#### Task statement:
Where does the word "self" show up in the records? Copy every line that holds it.

#### Available data:
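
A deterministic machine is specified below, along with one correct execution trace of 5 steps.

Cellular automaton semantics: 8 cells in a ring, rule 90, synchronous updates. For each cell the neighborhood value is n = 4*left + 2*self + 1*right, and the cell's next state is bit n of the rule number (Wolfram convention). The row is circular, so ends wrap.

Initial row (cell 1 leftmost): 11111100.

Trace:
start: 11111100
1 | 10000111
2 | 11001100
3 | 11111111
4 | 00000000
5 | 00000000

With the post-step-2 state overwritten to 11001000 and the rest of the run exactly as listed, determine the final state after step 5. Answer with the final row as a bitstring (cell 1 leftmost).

state after step 2 := 11001000
3 | 11110101
4 | 00010001
5 | 10101010

10101010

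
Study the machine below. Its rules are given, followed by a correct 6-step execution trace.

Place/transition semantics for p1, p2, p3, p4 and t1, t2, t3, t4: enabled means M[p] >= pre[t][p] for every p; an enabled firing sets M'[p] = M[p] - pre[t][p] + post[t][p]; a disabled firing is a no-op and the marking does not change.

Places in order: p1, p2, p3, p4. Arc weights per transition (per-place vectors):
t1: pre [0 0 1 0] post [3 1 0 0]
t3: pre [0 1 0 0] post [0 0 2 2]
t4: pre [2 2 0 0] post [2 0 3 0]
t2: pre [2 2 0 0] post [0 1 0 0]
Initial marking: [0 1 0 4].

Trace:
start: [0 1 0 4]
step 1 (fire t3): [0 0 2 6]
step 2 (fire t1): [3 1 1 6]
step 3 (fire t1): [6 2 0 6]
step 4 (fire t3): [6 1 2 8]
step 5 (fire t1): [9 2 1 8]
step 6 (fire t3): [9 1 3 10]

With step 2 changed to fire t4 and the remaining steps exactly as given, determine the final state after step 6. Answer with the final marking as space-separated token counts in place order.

6 0 4 10

(re-executing from step 2 with the substitution; state before step 2: [0 0 2 6])
step 2 (fire t4): [0 0 2 6]
step 3 (fire t1): [3 1 1 6]
step 4 (fire t3): [3 0 3 8]
step 5 (fire t1): [6 1 2 8]
step 6 (fire t3): [6 0 4 10]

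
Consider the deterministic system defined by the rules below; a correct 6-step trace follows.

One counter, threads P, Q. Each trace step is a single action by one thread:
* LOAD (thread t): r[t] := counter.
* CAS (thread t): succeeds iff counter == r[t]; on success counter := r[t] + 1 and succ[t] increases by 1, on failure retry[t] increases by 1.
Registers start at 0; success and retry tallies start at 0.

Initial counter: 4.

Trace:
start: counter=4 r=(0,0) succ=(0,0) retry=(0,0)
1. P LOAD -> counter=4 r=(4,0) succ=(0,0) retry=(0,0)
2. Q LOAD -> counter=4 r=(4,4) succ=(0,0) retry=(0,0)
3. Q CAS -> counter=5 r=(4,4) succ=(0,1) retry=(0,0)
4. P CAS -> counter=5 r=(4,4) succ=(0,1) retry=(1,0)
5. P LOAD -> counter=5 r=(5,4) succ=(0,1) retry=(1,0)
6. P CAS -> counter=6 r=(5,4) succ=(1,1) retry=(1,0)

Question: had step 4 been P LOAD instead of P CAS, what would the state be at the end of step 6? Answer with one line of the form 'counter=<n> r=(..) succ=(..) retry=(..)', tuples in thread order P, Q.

(re-executing from step 4 with the substitution; state before step 4: counter=5 r=(4,4) succ=(0,1) retry=(0,0))
4. P LOAD -> counter=5 r=(5,4) succ=(0,1) retry=(0,0)
5. P LOAD -> counter=5 r=(5,4) succ=(0,1) retry=(0,0)
6. P CAS -> counter=6 r=(5,4) succ=(1,1) retry=(0,0)

counter=6 r=(5,4) succ=(1,1) retry=(0,0)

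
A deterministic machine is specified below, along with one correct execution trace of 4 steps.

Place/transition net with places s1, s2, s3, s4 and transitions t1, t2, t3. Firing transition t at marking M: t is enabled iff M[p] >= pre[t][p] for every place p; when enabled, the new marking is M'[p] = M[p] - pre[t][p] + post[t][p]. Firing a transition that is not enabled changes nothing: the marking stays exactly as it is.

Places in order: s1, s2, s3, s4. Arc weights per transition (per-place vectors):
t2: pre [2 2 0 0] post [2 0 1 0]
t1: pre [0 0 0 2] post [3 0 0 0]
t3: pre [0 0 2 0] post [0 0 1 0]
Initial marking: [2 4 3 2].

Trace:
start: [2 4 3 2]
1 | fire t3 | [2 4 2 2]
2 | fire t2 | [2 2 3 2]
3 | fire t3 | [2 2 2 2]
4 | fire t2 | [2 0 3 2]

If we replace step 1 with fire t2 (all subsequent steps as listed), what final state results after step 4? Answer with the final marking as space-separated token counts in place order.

(re-executing from step 1 with the substitution; state before step 1: [2 4 3 2])
1 | fire t2 | [2 2 4 2]
2 | fire t2 | [2 0 5 2]
3 | fire t3 | [2 0 4 2]
4 | fire t2 | [2 0 4 2]

2 0 4 2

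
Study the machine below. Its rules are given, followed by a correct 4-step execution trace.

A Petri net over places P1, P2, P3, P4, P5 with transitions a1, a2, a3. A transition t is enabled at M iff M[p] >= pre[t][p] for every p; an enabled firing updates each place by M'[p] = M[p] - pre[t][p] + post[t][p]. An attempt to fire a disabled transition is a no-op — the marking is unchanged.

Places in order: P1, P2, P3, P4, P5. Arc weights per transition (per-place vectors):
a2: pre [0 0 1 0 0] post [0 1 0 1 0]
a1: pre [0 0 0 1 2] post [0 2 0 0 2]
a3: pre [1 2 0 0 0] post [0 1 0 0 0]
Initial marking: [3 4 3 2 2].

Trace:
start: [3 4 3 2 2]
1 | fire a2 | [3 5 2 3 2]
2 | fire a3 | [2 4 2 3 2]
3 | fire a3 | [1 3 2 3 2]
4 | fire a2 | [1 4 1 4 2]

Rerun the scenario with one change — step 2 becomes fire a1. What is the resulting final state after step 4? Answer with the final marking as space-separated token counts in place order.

2 7 1 3 2

(re-executing from step 2 with the substitution; state before step 2: [3 5 2 3 2])
2 | fire a1 | [3 7 2 2 2]
3 | fire a3 | [2 6 2 2 2]
4 | fire a2 | [2 7 1 3 2]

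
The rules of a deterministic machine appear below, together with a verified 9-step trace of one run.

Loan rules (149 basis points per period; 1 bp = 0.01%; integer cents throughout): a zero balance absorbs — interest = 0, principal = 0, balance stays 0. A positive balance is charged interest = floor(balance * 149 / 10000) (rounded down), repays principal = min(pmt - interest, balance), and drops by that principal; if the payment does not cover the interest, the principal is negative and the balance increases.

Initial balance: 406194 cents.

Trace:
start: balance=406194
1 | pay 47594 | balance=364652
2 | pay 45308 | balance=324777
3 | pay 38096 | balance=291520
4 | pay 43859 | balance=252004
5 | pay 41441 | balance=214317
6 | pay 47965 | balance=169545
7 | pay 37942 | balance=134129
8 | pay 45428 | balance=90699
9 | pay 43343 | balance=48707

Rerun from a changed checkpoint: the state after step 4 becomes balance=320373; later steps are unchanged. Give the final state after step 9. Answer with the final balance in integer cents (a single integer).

state after step 4 := balance=320373
5 | pay 41441 | balance=283705
6 | pay 47965 | balance=239967
7 | pay 37942 | balance=205600
8 | pay 45428 | balance=163235
9 | pay 43343 | balance=122324

122324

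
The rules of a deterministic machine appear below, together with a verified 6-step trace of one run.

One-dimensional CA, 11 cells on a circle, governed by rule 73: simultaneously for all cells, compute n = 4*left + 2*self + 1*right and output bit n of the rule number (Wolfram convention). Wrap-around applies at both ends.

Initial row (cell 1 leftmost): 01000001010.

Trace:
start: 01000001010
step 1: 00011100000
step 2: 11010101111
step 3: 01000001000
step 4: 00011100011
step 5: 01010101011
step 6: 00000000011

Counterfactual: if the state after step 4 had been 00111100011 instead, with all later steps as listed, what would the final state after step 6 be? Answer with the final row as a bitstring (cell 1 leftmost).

state after step 4 := 00111100011
step 5: 00100101011
step 6: 00000000011

00000000011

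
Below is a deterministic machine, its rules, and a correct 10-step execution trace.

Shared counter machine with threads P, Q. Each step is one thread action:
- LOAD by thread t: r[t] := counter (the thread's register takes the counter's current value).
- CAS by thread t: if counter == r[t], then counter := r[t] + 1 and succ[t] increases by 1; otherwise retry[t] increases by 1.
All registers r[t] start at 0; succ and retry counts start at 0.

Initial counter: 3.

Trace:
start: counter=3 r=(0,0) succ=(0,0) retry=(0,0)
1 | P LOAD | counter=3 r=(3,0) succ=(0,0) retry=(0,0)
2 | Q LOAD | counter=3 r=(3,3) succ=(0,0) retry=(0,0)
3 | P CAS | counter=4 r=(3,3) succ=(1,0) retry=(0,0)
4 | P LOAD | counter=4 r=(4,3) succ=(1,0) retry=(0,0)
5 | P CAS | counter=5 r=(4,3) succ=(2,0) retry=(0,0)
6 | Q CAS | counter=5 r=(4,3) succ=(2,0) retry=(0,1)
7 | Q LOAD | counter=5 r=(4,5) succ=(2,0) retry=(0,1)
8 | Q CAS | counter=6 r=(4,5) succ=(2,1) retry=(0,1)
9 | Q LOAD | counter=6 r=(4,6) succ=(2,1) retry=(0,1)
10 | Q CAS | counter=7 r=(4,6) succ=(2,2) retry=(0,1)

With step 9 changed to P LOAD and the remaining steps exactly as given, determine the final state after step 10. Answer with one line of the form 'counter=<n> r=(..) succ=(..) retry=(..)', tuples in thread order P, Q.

(re-executing from step 9 with the substitution; state before step 9: counter=6 r=(4,5) succ=(2,1) retry=(0,1))
9 | P LOAD | counter=6 r=(6,5) succ=(2,1) retry=(0,1)
10 | Q CAS | counter=6 r=(6,5) succ=(2,1) retry=(0,2)

counter=6 r=(6,5) succ=(2,1) retry=(0,2)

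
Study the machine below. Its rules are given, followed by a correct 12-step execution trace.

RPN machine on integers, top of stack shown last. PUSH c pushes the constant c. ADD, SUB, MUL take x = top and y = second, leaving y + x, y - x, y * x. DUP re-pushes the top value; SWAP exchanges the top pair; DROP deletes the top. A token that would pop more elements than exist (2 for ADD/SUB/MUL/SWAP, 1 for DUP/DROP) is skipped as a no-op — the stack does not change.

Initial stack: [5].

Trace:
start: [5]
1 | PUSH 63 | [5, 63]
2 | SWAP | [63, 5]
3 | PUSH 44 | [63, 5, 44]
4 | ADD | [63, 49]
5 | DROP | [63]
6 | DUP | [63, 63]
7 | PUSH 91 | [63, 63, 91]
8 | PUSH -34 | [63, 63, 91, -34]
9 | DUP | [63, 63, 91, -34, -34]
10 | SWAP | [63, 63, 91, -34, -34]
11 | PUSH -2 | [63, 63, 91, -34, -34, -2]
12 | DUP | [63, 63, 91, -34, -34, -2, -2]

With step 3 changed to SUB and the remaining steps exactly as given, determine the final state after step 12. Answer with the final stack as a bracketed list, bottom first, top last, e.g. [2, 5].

(re-executing from step 3 with the substitution; state before step 3: [63, 5])
3 | SUB | [58]
4 | ADD | [58]
5 | DROP | []
6 | DUP | []
7 | PUSH 91 | [91]
8 | PUSH -34 | [91, -34]
9 | DUP | [91, -34, -34]
10 | SWAP | [91, -34, -34]
11 | PUSH -2 | [91, -34, -34, -2]
12 | DUP | [91, -34, -34, -2, -2]

[91, -34, -34, -2, -2]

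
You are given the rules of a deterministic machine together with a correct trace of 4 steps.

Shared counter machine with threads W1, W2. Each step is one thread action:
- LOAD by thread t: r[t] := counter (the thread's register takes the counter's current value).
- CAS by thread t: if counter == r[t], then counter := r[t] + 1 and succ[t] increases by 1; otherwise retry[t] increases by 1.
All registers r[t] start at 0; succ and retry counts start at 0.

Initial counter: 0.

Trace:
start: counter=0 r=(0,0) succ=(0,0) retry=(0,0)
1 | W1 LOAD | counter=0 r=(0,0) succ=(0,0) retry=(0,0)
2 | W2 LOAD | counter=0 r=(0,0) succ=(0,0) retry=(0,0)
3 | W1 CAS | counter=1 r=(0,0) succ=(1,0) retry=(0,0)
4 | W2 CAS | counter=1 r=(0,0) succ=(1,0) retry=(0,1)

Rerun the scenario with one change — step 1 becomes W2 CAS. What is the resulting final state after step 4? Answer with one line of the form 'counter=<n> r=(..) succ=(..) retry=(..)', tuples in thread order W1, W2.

(re-executing from step 1 with the substitution; state before step 1: counter=0 r=(0,0) succ=(0,0) retry=(0,0))
1 | W2 CAS | counter=1 r=(0,0) succ=(0,1) retry=(0,0)
2 | W2 LOAD | counter=1 r=(0,1) succ=(0,1) retry=(0,0)
3 | W1 CAS | counter=1 r=(0,1) succ=(0,1) retry=(1,0)
4 | W2 CAS | counter=2 r=(0,1) succ=(0,2) retry=(1,0)

counter=2 r=(0,1) succ=(0,2) retry=(1,0)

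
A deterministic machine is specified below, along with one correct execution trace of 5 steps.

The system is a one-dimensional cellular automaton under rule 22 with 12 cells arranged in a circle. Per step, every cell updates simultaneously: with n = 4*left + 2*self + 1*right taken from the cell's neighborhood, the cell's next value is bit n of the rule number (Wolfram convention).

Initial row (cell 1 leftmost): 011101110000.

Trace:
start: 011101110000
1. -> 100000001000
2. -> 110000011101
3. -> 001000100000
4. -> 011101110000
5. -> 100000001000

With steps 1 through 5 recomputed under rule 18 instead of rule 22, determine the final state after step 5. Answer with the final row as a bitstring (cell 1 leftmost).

(re-executing steps 1..5 under rule 18; state before step 1: 011101110000)
1. -> 100000001000
2. -> 010000010101
3. -> 001000100000
4. -> 010101010000
5. -> 100000001000

100000001000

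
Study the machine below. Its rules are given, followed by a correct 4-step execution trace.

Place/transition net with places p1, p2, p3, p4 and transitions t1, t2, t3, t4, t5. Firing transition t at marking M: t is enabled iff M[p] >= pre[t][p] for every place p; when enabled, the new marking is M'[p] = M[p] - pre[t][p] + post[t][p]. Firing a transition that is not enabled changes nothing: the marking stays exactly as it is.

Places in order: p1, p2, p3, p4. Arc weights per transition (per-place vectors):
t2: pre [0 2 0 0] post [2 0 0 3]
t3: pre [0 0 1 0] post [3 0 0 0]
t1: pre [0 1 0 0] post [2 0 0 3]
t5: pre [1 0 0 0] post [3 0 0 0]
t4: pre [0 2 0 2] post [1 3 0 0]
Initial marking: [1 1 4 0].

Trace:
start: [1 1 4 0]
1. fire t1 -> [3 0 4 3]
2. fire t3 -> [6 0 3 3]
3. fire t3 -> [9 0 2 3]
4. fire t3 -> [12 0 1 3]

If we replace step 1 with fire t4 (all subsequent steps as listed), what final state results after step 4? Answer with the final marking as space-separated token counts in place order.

(re-executing from step 1 with the substitution; state before step 1: [1 1 4 0])
1. fire t4 -> [1 1 4 0]
2. fire t3 -> [4 1 3 0]
3. fire t3 -> [7 1 2 0]
4. fire t3 -> [10 1 1 0]

10 1 1 0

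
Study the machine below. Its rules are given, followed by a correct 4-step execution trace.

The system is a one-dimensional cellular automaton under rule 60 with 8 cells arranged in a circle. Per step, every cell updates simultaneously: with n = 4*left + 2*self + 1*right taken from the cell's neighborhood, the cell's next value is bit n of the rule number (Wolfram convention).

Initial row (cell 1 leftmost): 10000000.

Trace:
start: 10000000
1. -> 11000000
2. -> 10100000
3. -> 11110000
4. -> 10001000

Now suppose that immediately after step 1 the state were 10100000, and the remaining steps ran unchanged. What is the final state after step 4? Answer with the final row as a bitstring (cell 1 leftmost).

11001100

state after step 1 := 10100000
2. -> 11110000
3. -> 10001000
4. -> 11001100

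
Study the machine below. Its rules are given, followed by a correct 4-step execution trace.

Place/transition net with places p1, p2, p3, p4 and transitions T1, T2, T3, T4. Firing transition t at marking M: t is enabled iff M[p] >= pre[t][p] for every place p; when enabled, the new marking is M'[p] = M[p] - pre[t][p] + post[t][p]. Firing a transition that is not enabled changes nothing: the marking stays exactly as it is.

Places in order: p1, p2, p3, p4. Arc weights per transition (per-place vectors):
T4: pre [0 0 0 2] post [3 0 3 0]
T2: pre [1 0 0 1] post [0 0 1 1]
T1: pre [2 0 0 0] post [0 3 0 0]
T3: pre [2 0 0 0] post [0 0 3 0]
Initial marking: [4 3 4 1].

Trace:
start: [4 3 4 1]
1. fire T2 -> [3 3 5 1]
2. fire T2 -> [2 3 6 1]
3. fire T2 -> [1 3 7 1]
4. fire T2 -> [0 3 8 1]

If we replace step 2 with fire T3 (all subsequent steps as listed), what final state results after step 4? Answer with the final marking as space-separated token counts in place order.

0 3 9 1

(re-executing from step 2 with the substitution; state before step 2: [3 3 5 1])
2. fire T3 -> [1 3 8 1]
3. fire T2 -> [0 3 9 1]
4. fire T2 -> [0 3 9 1]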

#### Answer for the task:
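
Cellular automaton semantics: 8 cells in a ring, rule 90, synchronous updates. For each cell the neighborhood value is n = 4*left + 2*self + 1*right, and the cell's next state is bit n of the rule number (Wolfram convention). The row is circular, so ends wrap.
One-dimensional CA, 11 cells on a circle, governed by rule 73: simultaneously for all cells, compute n = 4*left + 2*self + 1*right and output bit n of the rule number (Wolfram convention). Wrap-around applies at both ends.
The system is a one-dimensional cellular automaton under rule 22 with 12 cells arranged in a circle. Per step, every cell updates simultaneously: with n = 4*left + 2*self + 1*right taken from the cell's neighborhood, the cell's next value is bit n of the rule number (Wolfram convention).
The system is a one-dimensional cellular automaton under rule 60 with 8 cells arranged in a circle. Per step, every cell updates simultaneously: with n = 4*left + 2*self + 1*right taken from the cell's neighborhood, the cell's next value is bit n of the rule number (Wolfram convention).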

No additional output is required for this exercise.